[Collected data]
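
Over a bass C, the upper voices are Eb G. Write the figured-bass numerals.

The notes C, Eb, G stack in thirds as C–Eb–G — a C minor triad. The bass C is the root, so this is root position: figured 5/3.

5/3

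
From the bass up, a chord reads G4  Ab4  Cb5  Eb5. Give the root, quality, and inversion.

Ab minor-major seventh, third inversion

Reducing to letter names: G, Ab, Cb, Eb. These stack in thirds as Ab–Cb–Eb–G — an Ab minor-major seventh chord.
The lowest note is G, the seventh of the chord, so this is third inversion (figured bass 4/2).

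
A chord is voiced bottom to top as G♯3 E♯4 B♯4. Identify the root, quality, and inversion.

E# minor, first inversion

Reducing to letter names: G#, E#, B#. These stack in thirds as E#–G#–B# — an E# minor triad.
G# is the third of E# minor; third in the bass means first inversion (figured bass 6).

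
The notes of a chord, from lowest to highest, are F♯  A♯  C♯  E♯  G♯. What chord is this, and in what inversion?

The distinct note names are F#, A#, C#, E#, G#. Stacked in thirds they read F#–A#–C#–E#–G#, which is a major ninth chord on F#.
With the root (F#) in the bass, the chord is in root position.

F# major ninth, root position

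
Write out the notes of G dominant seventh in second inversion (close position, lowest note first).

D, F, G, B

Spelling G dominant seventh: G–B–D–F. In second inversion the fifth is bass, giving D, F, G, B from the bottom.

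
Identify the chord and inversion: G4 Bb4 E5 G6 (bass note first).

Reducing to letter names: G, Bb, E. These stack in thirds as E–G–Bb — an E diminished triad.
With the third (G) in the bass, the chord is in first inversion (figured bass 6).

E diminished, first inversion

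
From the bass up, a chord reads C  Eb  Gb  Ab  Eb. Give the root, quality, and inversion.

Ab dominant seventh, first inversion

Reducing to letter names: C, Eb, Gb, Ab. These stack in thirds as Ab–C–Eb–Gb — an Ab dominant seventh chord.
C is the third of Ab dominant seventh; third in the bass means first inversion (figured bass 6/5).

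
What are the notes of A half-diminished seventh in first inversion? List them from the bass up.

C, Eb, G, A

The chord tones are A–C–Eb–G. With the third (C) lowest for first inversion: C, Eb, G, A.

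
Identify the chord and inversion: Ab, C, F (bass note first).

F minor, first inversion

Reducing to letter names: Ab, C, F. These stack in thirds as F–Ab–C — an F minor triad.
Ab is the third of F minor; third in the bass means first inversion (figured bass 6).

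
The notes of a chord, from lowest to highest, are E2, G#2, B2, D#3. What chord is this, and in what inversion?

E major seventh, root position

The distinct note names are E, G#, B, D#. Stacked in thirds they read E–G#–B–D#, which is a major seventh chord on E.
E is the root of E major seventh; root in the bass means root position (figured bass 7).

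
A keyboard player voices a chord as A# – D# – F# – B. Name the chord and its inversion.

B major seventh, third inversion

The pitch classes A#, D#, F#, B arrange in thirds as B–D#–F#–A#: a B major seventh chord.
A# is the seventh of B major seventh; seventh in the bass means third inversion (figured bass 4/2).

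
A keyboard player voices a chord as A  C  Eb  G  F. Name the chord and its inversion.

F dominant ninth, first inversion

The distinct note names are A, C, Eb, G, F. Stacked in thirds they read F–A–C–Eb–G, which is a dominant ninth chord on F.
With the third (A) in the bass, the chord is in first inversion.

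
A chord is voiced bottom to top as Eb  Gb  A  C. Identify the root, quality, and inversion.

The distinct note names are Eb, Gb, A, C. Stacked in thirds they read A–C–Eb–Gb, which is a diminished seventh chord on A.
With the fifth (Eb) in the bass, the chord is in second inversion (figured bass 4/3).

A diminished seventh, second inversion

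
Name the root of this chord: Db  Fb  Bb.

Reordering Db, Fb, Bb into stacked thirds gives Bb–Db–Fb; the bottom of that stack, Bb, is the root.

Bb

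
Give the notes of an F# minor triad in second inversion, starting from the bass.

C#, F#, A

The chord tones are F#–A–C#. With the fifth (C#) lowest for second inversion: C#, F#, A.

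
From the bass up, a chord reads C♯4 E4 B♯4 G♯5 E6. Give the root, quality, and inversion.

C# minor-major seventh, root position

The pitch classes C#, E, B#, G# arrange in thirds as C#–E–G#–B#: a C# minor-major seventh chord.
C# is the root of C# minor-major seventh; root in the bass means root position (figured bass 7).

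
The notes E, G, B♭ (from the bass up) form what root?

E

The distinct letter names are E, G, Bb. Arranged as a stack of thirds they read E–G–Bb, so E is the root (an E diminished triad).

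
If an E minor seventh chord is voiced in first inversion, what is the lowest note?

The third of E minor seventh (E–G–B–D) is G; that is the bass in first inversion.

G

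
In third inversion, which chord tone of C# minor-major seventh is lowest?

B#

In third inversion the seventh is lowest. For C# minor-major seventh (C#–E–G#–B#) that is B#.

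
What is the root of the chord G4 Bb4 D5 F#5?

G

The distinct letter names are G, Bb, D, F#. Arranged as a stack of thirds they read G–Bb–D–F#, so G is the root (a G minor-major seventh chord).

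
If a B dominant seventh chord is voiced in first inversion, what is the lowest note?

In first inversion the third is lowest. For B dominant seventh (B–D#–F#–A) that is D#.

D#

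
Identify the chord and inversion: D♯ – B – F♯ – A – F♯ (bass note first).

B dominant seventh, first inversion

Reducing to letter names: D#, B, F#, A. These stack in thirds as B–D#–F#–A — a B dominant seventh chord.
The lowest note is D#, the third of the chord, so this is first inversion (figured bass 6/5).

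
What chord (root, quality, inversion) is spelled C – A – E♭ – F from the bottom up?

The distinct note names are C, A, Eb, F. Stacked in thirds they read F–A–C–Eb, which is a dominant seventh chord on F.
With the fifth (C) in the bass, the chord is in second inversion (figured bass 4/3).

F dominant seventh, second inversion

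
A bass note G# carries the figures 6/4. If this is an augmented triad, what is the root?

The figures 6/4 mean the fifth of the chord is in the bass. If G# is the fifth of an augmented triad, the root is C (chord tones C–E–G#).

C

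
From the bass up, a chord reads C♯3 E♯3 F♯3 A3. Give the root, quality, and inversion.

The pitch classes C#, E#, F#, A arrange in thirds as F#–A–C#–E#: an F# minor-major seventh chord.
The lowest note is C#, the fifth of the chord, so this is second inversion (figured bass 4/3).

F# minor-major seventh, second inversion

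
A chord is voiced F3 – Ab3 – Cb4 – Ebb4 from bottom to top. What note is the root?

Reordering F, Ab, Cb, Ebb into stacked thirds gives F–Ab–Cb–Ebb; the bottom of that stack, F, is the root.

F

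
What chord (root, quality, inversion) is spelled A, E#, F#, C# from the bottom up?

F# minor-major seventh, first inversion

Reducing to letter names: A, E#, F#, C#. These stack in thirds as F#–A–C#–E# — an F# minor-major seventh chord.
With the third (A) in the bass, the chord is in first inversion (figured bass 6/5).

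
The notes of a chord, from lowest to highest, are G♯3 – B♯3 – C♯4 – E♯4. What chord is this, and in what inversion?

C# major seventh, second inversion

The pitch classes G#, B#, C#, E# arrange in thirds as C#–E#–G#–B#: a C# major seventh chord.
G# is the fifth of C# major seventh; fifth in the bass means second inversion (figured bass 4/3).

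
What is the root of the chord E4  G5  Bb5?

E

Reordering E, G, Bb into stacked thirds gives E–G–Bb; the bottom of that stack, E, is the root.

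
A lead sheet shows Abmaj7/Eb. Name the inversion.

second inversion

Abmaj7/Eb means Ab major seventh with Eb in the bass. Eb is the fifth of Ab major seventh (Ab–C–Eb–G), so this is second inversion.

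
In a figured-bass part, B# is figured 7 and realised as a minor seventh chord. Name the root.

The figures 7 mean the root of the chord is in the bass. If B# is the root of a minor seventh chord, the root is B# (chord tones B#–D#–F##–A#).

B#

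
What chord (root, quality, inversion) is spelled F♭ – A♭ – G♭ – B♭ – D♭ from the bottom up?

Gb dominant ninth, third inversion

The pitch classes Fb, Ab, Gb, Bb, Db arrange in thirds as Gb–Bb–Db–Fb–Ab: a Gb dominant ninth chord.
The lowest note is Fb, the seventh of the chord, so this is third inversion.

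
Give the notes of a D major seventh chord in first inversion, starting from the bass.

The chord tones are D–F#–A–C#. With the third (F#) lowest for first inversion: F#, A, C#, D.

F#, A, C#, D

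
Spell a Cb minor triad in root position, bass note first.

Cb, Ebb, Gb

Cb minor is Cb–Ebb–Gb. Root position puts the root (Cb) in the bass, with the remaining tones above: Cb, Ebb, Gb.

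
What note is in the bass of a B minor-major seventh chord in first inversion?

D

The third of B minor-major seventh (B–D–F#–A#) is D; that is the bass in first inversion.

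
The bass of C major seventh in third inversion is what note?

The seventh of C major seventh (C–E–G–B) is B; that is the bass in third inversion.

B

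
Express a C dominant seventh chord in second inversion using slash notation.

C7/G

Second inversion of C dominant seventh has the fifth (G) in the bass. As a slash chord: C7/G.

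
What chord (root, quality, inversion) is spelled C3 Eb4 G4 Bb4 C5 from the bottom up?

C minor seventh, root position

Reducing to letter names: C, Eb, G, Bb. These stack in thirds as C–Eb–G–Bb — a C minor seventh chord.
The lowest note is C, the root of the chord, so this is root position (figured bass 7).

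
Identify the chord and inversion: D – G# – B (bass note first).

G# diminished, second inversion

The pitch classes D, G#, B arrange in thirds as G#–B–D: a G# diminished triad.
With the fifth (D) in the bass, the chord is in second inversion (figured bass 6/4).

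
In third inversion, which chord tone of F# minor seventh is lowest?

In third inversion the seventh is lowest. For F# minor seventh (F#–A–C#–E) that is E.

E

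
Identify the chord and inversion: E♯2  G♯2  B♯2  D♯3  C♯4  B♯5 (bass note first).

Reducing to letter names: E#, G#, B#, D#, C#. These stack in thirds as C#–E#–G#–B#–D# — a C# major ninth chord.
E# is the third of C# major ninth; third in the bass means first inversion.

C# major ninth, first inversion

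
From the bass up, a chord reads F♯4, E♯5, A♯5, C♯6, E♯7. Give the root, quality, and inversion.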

**REQUIRED ACTION**
The output should consist only of the lines from the one with "Express a C" through the final line of the records above, exactly.

**WORKED SOLUTION**
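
Express a C dominant seventh chord in second inversion using slash notation.

C7/G

Second inversion of C dominant seventh has the fifth (G) in the bass. As a slash chord: C7/G.

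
What chord (root, quality, inversion) is spelled C3 Eb4 G4 Bb4 C5 from the bottom up?

C minor seventh, root position

Reducing to letter names: C, Eb, G, Bb. These stack in thirds as C–Eb–G–Bb — a C minor seventh chord.
The lowest note is C, the root of the chord, so this is root position (figured bass 7).

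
Identify the chord and inversion: D – G# – B (bass note first).

G# diminished, second inversion

The pitch classes D, G#, B arrange in thirds as G#–B–D: a G# diminished triad.
With the fifth (D) in the bass, the chord is in second inversion (figured bass 6/4).

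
In third inversion, which chord tone of F# minor seventh is lowest?

In third inversion the seventh is lowest. For F# minor seventh (F#–A–C#–E) that is E.

E

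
Identify the chord and inversion: E♯2  G♯2  B♯2  D♯3  C♯4  B♯5 (bass note first).

Reducing to letter names: E#, G#, B#, D#, C#. These stack in thirds as C#–E#–G#–B#–D# — a C# major ninth chord.
E# is the third of C# major ninth; third in the bass means first inversion.

C# major ninth, first inversion

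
From the bass up, a chord reads F♯4, E♯5, A♯5, C♯6, E♯7. Give the root, quality, and inversion.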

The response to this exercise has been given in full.